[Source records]

- Opening Delimiter -

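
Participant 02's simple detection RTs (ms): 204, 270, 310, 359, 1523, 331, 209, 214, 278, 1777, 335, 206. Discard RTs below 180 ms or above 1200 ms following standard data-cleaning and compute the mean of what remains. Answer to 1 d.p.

Excluded: 1523, 1777
Retained (n=10): Σ = 2716
Mean = 2716/10 = 271.6000

271.6 ms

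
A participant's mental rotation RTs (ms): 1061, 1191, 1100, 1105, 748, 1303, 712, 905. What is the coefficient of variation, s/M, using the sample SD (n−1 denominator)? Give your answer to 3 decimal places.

0.206

n = 8, Σ = 8125, M = 1015.6250
Σ(x−M)² = 306555.875; s = √(306555.875/7) = 209.2694
CV = 209.2694 / 1015.6250 = 0.20605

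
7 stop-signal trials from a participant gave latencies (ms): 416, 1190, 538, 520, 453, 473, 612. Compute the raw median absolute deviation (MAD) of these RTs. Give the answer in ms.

67 ms

Sorted: 416, 453, 473, 520, 538, 612, 1190 → median = 520
|x − 520|: 104, 670, 18, 0, 67, 47, 92
Sorted deviations: 0, 18, 47, 67, 92, 104, 670 → MAD = 67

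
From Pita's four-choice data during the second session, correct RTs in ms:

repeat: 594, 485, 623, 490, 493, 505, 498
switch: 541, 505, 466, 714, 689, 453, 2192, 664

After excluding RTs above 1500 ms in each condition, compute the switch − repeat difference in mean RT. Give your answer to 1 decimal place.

switch: exclude 2192
M(repeat) = 3688/7 = 526.857
M(switch) = 4032/7 = 576.000
Difference = 576.000 − 526.857 = 49.143 ms

49.1 ms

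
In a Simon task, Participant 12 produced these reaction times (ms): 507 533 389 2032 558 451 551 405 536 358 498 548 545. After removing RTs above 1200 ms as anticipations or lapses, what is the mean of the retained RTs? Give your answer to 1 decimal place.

489.9 ms

Excluded: 2032
Retained (n=12): Σ = 5879
Mean = 5879/12 = 489.9167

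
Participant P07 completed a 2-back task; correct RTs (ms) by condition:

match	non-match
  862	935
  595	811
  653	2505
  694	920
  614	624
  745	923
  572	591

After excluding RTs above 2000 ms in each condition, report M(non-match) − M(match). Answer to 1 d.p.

non-match: exclude 2505
M(match) = 4735/7 = 676.429
M(non-match) = 4804/6 = 800.667
Difference = 800.667 − 676.429 = 124.238 ms

124.2 ms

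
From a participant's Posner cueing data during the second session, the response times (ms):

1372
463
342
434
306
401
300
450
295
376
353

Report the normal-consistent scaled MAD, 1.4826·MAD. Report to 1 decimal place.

103.8 ms

Sorted: 295, 300, 306, 342, 353, 376, 401, 434, 450, 463, 1372 → median = 376
|x − 376| sorted: 0, 23, 25, 34, 58, 70, 74, 76, 81, 87, 996 → MAD = 70
Robust SD ≈ 1.4826 × 70 = 103.782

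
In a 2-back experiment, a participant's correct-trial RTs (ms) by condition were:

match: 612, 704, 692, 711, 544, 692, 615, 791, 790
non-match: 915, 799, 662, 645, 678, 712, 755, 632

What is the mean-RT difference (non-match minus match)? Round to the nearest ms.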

- Closing Delimiter -

= Description of the task =
If the string "back" is in a line of the entries, pick that line out.

= Your response =
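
Participant P07 completed a 2-back task; correct RTs (ms) by condition:
In a 2-back experiment, a participant's correct-trial RTs (ms) by condition were: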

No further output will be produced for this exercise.